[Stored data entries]
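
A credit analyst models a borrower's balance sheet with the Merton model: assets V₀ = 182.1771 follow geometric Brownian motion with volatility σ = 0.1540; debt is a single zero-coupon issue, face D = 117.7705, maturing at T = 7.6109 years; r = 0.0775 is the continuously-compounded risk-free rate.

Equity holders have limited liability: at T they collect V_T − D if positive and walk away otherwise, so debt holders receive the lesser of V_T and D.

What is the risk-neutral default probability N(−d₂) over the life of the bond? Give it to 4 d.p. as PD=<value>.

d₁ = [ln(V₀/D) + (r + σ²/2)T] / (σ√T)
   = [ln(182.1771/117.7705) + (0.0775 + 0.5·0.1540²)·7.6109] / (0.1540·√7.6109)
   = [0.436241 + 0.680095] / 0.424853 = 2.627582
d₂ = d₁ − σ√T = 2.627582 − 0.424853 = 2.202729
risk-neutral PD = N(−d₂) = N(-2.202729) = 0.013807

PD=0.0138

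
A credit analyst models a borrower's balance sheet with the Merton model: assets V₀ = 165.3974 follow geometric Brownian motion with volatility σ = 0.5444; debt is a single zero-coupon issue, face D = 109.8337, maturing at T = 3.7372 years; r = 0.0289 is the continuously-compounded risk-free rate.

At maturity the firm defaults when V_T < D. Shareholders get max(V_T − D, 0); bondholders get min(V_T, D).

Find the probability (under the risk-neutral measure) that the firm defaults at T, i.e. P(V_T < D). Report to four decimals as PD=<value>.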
* * *
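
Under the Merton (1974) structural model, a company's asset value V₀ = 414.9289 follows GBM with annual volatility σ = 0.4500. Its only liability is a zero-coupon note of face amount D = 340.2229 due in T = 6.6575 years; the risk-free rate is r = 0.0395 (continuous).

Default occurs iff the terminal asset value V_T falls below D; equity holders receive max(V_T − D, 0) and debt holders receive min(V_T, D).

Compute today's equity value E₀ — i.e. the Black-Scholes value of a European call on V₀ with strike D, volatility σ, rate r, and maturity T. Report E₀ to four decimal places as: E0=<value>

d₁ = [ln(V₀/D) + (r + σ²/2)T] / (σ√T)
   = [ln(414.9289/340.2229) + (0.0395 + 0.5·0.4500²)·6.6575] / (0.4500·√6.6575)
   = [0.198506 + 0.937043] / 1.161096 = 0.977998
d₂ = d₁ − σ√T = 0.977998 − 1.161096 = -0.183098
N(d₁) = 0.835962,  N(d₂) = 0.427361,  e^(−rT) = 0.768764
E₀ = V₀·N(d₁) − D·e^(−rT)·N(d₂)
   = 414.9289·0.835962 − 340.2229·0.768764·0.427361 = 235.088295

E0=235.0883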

### WHAT YOU ARE ASKED TO DO
Look above for the line containing "0.0775 is the continuously-compounded risk-free rate.". Output from there through the line containing "0.0289 is the continuously-compounded risk-free rate.", exactly and inclusively.

### RESPONSE TO THIS EXERCISE
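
A credit analyst models a borrower's balance sheet with the Merton model: assets V₀ = 182.1771 follow geometric Brownian motion with volatility σ = 0.1540; debt is a single zero-coupon issue, face D = 117.7705, maturing at T = 7.6109 years; r = 0.0775 is the continuously-compounded risk-free rate.

Equity holders have limited liability: at T they collect V_T − D if positive and walk away otherwise, so debt holders receive the lesser of V_T and D.

What is the risk-neutral default probability N(−d₂) over the life of the bond? Give it to 4 d.p. as PD=<value>.

d₁ = [ln(V₀/D) + (r + σ²/2)T] / (σ√T)
   = [ln(182.1771/117.7705) + (0.0775 + 0.5·0.1540²)·7.6109] / (0.1540·√7.6109)
   = [0.436241 + 0.680095] / 0.424853 = 2.627582
d₂ = d₁ − σ√T = 2.627582 − 0.424853 = 2.202729
risk-neutral PD = N(−d₂) = N(-2.202729) = 0.013807

PD=0.0138

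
A credit analyst models a borrower's balance sheet with the Merton model: assets V₀ = 165.3974 follow geometric Brownian motion with volatility σ = 0.5444; debt is a single zero-coupon issue, face D = 109.8337, maturing at T = 3.7372 years; r = 0.0289 is the continuously-compounded risk-free rate.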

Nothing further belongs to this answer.